From the listing below, how many lines hold the word "which"? Write only the number.

■ ■ ■ ■ ■ ■ ■

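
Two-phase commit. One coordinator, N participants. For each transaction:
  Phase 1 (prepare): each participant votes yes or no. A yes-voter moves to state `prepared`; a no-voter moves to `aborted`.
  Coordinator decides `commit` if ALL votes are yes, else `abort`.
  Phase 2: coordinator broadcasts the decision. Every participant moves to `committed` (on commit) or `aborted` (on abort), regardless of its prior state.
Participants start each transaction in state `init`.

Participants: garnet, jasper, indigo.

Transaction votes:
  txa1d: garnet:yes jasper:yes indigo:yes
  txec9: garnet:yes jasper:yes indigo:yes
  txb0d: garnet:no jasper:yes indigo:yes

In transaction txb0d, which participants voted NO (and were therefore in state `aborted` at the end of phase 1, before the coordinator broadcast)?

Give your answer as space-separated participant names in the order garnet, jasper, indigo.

Txn txb0d phase 1: garnet no -> aborted; jasper yes -> prepared; indigo yes -> prepared

Answer: garnet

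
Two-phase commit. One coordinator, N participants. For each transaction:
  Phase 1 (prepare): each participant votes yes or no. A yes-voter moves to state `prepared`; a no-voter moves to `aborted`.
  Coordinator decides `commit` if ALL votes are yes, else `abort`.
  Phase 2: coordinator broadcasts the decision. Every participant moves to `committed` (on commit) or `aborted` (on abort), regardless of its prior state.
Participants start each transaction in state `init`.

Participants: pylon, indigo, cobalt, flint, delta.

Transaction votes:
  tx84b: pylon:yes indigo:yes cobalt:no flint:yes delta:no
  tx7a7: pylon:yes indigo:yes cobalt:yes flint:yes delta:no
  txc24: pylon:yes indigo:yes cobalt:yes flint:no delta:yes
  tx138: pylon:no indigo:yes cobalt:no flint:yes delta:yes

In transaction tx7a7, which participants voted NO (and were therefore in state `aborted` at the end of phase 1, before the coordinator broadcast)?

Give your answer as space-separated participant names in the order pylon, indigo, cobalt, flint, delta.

Answer: delta

Derivation:
Txn tx7a7 phase 1: pylon yes -> prepared; indigo yes -> prepared; cobalt yes -> prepared; flint yes -> prepared; delta no -> aborted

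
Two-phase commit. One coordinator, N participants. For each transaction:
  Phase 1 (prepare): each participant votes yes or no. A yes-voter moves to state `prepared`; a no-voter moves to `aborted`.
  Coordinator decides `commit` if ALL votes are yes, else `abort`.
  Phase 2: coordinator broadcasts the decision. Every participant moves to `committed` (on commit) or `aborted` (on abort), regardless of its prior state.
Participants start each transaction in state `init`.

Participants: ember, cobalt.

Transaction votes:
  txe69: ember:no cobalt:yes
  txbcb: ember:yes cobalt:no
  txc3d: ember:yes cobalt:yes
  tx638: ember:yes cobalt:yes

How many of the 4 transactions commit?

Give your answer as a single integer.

txe69: no from ember -> abort (commits=0)
txbcb: no from cobalt -> abort (commits=0)
txc3d: all yes -> commit (commits=1)
tx638: all yes -> commit (commits=2)

Answer: 2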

■ ■ ■ ■ ■ ■ ■

## Exercise answer
2